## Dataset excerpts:
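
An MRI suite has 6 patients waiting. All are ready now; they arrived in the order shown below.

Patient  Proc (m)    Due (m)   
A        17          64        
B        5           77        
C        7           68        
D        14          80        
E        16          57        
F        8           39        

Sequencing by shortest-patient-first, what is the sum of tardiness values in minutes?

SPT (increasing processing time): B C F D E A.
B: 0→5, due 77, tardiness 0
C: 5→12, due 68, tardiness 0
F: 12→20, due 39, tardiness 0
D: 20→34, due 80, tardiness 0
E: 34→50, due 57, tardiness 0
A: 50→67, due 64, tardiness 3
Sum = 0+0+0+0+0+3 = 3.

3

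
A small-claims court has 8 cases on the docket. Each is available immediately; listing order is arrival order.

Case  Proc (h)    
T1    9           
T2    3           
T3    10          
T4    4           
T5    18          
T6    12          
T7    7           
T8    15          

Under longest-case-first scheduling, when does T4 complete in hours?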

--

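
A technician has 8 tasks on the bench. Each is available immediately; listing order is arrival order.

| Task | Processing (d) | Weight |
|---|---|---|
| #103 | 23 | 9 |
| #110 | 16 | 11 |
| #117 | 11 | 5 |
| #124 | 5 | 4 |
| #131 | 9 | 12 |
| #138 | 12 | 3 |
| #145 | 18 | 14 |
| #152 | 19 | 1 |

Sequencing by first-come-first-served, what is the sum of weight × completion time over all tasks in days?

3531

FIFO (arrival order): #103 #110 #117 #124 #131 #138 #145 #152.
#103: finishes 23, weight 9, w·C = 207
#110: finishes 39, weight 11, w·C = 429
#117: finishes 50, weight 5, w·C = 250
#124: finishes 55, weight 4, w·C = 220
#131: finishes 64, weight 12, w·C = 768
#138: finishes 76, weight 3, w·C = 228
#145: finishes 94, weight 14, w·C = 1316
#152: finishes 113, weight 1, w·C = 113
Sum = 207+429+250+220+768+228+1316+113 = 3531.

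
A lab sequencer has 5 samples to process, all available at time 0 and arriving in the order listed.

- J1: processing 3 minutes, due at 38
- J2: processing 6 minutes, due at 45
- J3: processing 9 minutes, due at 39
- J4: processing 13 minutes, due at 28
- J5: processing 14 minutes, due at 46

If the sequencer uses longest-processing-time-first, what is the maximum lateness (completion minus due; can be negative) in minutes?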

--

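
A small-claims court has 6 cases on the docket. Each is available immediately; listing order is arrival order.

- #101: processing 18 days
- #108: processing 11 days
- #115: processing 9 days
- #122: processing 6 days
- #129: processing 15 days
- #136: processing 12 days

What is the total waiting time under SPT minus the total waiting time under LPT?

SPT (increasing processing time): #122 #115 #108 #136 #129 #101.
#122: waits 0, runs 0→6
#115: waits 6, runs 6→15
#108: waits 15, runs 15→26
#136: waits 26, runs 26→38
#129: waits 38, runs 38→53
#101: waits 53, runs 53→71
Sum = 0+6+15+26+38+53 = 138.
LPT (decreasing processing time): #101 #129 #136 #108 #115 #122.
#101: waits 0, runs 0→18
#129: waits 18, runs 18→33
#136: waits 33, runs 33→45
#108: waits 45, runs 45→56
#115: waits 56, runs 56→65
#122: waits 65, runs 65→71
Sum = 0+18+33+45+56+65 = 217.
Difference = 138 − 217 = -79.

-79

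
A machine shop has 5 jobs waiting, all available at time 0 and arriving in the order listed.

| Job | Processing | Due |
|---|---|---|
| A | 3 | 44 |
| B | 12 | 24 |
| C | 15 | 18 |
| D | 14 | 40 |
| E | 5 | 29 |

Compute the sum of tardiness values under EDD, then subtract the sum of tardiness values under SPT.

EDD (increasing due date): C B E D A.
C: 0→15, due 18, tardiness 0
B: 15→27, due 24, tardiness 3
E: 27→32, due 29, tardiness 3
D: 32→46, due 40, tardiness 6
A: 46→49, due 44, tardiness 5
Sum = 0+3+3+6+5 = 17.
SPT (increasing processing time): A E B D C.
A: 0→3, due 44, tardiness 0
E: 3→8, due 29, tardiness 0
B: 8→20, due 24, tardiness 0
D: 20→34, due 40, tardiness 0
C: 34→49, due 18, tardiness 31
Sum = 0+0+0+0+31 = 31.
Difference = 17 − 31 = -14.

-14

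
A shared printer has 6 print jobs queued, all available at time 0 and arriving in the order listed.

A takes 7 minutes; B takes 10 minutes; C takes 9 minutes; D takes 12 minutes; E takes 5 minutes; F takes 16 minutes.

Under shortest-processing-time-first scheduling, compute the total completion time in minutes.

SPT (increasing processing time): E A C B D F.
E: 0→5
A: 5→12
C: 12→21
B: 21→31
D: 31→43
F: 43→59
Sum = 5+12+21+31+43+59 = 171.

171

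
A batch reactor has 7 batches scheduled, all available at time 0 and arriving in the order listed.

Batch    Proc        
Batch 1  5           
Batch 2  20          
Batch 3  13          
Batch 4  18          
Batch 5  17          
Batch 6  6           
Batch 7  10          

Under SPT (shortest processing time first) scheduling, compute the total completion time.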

## Requirement:
Where in the entries does the word "listed" occur? Copy out each line that has it.

## Written answer:
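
A lab sequencer has 5 samples to process, all available at time 0 and arriving in the order listed.
A machine shop has 5 jobs waiting, all available at time 0 and arriving in the order listed.
A shared printer has 6 print jobs queued, all available at time 0 and arriving in the order listed.
A batch reactor has 7 batches scheduled, all available at time 0 and arriving in the order listed.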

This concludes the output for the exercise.